Scan the records for "blocks". Show the matching lines.

━━━━

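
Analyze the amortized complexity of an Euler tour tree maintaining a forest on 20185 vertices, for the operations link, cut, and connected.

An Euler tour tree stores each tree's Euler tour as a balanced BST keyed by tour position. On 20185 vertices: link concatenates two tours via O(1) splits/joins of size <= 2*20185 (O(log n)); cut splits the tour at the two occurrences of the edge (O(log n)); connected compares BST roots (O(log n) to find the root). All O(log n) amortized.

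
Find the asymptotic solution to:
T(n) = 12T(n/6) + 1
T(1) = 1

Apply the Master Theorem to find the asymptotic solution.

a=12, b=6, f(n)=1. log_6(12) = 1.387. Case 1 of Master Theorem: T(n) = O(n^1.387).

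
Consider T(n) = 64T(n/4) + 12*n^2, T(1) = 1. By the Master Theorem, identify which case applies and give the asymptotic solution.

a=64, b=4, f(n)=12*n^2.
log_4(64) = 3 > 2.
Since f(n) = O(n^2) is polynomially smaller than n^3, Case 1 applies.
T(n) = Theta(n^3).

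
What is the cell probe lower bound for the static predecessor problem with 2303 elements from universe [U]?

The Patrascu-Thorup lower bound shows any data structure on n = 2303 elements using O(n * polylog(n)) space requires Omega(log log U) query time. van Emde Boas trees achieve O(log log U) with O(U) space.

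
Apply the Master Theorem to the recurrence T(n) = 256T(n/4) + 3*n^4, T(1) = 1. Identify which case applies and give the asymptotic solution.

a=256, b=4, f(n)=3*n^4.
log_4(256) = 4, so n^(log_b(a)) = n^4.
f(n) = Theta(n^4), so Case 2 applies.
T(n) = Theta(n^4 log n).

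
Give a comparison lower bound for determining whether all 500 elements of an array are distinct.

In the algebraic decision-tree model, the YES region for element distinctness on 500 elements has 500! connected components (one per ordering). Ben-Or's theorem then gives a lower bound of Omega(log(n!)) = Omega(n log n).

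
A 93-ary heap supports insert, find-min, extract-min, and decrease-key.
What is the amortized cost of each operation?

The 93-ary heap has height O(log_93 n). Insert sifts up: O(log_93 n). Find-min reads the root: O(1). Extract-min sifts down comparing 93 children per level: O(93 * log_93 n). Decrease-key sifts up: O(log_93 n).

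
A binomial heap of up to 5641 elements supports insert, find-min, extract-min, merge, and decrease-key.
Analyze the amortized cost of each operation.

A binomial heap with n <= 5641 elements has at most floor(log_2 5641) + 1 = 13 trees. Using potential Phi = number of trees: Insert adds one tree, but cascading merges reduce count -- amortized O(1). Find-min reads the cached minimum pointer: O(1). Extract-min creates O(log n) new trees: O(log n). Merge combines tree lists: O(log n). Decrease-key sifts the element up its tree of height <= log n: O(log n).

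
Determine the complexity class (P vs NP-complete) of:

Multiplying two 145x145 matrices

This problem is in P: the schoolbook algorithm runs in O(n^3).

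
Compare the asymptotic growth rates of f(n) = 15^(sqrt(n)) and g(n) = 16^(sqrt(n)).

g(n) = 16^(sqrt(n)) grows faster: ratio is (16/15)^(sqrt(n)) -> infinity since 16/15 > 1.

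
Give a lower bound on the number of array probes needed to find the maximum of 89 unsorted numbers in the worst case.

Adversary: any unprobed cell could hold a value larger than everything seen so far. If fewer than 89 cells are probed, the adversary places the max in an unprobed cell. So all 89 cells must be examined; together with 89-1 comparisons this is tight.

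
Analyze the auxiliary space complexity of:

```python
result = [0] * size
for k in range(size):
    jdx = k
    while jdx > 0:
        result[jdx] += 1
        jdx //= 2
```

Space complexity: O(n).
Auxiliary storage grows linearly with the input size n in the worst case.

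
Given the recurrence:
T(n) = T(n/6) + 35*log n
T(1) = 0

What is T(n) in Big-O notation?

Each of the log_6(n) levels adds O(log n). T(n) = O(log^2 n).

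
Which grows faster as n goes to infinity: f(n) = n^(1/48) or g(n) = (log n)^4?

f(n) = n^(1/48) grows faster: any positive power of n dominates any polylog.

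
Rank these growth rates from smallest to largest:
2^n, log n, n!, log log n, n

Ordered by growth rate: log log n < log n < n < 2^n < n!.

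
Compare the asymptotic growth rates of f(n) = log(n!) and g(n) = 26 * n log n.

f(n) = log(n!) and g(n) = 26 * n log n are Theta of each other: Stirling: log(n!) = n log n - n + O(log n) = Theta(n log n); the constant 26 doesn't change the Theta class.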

━━━━

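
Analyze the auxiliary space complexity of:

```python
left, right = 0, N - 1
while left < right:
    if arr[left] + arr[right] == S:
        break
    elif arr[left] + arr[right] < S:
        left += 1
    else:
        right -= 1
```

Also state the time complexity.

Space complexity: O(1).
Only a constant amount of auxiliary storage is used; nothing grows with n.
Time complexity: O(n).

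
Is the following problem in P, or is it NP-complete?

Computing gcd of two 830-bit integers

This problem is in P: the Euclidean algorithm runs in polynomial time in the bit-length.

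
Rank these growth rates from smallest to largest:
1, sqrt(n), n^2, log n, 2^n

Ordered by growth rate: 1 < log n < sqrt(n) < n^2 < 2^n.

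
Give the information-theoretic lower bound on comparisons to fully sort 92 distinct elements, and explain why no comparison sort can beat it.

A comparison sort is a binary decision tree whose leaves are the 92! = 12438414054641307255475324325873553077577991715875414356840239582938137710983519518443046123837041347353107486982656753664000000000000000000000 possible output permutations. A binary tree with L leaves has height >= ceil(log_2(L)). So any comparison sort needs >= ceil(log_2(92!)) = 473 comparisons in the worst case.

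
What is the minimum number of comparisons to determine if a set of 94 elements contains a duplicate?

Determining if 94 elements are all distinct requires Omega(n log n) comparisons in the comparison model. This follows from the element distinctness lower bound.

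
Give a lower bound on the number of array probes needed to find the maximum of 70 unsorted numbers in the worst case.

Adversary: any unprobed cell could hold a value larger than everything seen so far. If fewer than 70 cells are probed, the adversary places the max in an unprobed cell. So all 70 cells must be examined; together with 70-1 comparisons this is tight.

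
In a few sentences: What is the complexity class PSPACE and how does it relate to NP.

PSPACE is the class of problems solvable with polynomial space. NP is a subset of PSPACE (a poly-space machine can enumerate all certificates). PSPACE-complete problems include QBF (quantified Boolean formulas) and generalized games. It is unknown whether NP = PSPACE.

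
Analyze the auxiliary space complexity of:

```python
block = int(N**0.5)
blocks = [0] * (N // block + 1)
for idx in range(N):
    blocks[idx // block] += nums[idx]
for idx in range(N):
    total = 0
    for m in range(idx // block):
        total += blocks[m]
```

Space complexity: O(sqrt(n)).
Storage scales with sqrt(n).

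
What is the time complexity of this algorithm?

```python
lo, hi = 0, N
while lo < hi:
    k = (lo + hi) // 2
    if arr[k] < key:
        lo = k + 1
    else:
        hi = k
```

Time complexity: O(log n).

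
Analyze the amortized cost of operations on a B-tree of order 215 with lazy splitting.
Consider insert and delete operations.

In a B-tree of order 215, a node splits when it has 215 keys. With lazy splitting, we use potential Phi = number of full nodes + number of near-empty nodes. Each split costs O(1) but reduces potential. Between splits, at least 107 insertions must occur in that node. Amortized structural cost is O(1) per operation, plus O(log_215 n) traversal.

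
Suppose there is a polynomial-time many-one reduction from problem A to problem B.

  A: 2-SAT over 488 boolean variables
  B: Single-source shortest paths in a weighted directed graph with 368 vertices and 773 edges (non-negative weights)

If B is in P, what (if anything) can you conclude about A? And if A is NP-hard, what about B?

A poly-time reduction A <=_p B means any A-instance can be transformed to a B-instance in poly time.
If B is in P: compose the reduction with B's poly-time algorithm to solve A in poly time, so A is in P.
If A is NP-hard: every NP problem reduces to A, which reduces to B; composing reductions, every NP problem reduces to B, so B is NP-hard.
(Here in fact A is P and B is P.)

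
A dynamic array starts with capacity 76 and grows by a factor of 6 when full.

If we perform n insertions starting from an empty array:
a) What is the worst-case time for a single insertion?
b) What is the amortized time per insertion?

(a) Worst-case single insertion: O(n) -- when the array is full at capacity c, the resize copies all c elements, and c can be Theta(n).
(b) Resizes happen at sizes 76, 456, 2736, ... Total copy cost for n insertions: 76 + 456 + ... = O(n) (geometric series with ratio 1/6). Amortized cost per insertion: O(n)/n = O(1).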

━━━━

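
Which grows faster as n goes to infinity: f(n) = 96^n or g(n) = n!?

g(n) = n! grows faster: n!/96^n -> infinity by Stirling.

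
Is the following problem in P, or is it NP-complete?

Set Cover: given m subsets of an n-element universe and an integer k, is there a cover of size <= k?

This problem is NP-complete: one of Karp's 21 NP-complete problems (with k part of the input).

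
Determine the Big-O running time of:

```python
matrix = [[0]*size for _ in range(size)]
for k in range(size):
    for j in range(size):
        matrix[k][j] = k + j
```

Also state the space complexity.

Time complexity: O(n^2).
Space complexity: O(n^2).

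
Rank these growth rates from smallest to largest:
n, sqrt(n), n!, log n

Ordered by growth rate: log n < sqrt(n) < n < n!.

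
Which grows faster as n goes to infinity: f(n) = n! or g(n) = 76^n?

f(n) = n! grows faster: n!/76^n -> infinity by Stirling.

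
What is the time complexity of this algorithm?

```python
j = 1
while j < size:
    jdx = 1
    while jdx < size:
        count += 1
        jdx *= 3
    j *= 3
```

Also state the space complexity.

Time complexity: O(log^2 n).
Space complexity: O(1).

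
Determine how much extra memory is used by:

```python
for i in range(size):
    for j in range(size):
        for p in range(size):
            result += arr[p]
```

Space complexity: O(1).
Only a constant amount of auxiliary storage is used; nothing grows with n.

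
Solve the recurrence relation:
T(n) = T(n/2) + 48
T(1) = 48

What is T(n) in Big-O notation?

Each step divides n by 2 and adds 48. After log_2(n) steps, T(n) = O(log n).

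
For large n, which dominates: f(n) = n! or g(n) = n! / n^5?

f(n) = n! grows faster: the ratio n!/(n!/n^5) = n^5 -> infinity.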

━━━━

Response to this task:
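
blocks = [0] * (N // block + 1)
    blocks[idx // block] += nums[idx]
        total += blocks[m]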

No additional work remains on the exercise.